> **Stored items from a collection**
::::::::::
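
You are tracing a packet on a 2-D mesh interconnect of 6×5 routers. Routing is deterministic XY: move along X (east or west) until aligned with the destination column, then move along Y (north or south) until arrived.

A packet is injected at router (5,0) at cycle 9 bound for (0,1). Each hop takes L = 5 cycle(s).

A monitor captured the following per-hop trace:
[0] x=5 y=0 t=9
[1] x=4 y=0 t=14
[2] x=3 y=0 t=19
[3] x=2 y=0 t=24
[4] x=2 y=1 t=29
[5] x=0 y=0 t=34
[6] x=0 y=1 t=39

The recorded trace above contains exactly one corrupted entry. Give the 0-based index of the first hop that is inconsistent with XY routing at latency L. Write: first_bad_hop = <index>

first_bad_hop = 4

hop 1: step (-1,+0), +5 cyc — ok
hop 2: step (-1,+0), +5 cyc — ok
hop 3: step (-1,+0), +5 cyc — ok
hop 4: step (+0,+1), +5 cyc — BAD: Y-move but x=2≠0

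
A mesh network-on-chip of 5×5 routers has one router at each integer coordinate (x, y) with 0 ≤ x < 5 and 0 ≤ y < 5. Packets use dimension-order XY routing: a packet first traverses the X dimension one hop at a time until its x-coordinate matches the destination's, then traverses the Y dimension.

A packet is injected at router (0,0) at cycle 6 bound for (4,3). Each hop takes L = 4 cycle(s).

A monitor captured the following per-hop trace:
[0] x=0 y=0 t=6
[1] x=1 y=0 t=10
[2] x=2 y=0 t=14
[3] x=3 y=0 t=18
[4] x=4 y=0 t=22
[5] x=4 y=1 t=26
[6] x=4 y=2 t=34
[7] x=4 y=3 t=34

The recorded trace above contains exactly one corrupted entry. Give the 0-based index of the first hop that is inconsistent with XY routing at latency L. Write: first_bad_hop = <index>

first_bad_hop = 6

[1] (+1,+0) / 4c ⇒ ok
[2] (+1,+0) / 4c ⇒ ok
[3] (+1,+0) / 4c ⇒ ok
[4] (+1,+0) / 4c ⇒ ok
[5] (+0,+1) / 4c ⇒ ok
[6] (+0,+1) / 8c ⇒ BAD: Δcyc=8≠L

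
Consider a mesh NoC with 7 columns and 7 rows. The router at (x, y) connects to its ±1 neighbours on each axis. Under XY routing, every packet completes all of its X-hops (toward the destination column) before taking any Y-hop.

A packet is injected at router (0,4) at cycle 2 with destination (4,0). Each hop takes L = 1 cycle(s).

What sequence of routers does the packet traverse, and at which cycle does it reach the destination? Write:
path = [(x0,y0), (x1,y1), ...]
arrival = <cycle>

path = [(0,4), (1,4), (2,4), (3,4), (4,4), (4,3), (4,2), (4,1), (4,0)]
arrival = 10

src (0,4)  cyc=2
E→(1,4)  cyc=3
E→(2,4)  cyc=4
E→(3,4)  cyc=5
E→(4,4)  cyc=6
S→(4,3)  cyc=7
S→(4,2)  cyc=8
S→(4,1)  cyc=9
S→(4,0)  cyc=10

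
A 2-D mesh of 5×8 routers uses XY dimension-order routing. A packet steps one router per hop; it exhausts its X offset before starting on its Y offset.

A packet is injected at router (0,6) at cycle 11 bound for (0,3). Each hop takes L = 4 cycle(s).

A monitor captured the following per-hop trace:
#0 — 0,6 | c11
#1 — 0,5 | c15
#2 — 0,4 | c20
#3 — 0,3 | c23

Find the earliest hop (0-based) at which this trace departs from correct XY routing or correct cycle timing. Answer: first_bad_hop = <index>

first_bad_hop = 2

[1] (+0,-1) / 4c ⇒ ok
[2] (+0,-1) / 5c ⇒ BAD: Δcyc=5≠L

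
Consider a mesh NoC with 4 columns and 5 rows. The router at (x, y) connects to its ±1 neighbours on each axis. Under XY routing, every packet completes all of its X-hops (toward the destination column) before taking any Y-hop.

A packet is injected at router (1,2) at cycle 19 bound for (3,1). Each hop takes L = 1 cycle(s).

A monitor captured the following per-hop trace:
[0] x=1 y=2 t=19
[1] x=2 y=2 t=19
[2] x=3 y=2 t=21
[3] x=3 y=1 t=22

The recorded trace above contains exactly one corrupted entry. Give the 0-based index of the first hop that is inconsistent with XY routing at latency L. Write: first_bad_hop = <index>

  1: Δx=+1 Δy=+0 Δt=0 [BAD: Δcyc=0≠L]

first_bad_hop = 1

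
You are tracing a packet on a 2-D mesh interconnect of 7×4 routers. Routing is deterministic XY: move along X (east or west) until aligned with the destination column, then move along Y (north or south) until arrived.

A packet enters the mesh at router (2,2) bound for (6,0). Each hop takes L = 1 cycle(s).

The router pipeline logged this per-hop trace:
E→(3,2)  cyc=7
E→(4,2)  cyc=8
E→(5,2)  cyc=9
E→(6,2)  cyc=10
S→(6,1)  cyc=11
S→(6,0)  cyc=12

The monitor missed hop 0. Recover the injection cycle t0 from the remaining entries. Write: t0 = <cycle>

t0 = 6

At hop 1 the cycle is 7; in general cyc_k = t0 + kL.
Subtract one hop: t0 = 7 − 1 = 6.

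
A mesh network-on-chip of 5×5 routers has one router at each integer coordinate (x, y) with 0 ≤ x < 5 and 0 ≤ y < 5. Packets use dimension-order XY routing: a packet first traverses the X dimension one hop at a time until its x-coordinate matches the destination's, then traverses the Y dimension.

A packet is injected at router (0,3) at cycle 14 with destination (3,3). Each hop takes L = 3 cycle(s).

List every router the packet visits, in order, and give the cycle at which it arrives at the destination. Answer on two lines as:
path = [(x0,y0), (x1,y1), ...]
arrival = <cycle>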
::::::::::
> **PROBLEM STATEMENT**
Every line that contains the string "aligned" should be returned from the data.

> **RESULT OF THIS TASK**
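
You are tracing a packet on a 2-D mesh interconnect of 6×5 routers. Routing is deterministic XY: move along X (east or west) until aligned with the destination column, then move along Y (north or south) until arrived.
You are tracing a packet on a 2-D mesh interconnect of 7×4 routers. Routing is deterministic XY: move along X (east or west) until aligned with the destination column, then move along Y (north or south) until arrived.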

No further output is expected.